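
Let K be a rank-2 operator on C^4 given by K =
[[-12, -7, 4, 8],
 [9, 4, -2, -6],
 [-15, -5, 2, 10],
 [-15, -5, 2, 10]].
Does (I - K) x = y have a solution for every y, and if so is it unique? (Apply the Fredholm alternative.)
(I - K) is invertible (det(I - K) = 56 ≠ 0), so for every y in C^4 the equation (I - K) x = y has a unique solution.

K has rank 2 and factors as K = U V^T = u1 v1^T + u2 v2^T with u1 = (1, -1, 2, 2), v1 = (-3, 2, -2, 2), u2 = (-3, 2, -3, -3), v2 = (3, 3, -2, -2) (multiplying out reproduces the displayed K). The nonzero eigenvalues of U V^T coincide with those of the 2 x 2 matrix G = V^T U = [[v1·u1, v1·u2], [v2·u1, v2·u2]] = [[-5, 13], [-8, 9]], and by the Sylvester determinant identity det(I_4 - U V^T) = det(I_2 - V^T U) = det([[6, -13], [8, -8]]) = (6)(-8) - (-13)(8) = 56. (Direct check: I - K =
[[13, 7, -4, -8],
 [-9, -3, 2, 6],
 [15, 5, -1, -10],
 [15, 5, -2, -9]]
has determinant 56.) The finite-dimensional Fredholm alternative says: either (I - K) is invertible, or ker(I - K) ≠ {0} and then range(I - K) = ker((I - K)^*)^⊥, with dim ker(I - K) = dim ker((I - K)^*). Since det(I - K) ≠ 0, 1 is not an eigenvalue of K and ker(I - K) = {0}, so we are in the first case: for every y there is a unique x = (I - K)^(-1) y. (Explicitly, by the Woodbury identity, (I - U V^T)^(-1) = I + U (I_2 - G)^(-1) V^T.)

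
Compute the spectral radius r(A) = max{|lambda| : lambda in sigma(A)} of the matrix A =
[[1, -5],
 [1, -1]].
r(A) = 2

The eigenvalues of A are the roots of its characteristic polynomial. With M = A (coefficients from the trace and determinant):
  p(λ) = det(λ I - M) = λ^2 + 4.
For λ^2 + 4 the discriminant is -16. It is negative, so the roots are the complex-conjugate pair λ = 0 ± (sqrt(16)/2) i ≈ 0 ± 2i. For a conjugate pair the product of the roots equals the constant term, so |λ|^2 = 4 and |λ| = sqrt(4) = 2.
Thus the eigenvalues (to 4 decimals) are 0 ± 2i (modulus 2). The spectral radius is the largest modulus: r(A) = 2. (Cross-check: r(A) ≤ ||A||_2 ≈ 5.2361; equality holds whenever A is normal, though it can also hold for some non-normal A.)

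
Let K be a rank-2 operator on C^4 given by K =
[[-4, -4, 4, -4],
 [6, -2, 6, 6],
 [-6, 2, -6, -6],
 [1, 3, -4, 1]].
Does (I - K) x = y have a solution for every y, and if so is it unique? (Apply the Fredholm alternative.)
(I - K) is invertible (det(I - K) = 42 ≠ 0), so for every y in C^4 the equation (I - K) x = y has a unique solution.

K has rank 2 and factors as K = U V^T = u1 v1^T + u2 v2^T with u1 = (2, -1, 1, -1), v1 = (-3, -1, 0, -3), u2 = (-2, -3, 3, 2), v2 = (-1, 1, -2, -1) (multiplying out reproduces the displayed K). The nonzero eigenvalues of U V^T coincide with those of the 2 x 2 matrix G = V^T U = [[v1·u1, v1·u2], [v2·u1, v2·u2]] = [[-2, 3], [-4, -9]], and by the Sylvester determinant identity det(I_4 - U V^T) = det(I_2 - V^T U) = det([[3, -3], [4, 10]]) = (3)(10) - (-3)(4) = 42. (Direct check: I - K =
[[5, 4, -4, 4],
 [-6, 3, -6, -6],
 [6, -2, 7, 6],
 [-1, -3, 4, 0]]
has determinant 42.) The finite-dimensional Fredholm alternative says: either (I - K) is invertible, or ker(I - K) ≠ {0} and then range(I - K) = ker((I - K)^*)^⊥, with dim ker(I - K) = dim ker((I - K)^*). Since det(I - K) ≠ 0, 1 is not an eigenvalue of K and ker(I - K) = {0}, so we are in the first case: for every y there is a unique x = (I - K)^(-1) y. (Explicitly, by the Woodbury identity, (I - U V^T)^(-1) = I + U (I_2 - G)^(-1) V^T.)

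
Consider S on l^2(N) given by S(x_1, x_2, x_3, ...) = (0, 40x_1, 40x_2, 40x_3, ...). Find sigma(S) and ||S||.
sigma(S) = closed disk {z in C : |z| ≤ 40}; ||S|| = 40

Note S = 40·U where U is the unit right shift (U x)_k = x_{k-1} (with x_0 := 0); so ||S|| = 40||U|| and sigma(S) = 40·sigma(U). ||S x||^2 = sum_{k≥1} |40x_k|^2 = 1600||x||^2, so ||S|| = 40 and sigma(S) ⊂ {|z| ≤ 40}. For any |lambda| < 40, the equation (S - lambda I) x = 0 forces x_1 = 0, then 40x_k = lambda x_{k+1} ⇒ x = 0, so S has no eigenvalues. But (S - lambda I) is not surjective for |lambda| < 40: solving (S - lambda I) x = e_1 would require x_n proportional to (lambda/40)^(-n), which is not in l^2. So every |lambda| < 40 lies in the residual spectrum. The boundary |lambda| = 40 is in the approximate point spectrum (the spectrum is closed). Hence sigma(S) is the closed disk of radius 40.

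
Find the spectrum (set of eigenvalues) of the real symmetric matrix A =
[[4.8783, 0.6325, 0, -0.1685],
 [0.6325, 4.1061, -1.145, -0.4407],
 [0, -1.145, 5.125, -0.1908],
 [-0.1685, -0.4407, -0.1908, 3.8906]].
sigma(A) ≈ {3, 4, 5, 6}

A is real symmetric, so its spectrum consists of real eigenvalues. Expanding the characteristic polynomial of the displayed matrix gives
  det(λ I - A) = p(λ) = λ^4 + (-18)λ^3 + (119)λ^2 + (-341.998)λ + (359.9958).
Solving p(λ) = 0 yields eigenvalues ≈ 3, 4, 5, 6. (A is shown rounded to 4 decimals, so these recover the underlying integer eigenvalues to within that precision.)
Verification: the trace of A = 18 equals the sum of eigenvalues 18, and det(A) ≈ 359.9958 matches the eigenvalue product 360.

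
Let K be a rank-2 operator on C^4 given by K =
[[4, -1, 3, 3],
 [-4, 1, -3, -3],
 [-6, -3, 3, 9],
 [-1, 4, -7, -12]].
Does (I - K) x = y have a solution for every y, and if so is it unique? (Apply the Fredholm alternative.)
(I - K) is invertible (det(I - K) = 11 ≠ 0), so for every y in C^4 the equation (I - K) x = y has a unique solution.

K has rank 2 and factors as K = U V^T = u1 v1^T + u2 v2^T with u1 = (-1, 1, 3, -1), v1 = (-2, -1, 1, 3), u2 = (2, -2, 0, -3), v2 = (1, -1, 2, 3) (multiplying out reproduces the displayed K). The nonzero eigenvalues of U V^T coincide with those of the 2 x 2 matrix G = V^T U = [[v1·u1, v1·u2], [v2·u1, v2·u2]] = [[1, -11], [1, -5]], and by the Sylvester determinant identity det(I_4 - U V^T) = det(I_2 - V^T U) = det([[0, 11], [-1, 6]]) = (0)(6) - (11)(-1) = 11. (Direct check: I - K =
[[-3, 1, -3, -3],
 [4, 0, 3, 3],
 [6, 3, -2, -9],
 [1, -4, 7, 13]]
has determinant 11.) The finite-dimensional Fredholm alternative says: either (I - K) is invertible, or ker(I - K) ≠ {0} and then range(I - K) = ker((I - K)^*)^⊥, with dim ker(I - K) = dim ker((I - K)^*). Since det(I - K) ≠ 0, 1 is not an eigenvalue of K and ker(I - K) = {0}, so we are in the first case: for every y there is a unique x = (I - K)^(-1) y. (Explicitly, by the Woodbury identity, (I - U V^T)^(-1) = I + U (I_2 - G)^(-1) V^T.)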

### REQUIRED WORK
All lines in the listing above between the line with "Find the spectrum" and the line with "[-1, 4, -7, -12]].", inclusive, should be set down exactly, and no line outside that range.

### ANSWER
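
Find the spectrum (set of eigenvalues) of the real symmetric matrix A =
[[4.8783, 0.6325, 0, -0.1685],
 [0.6325, 4.1061, -1.145, -0.4407],
 [0, -1.145, 5.125, -0.1908],
 [-0.1685, -0.4407, -0.1908, 3.8906]].
sigma(A) ≈ {3, 4, 5, 6}

A is real symmetric, so its spectrum consists of real eigenvalues. Expanding the characteristic polynomial of the displayed matrix gives
  det(λ I - A) = p(λ) = λ^4 + (-18)λ^3 + (119)λ^2 + (-341.998)λ + (359.9958).
Solving p(λ) = 0 yields eigenvalues ≈ 3, 4, 5, 6. (A is shown rounded to 4 decimals, so these recover the underlying integer eigenvalues to within that precision.)
Verification: the trace of A = 18 equals the sum of eigenvalues 18, and det(A) ≈ 359.9958 matches the eigenvalue product 360.

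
Let K be a rank-2 operator on C^4 given by K =
[[4, -1, 3, 3],
 [-4, 1, -3, -3],
 [-6, -3, 3, 9],
 [-1, 4, -7, -12]].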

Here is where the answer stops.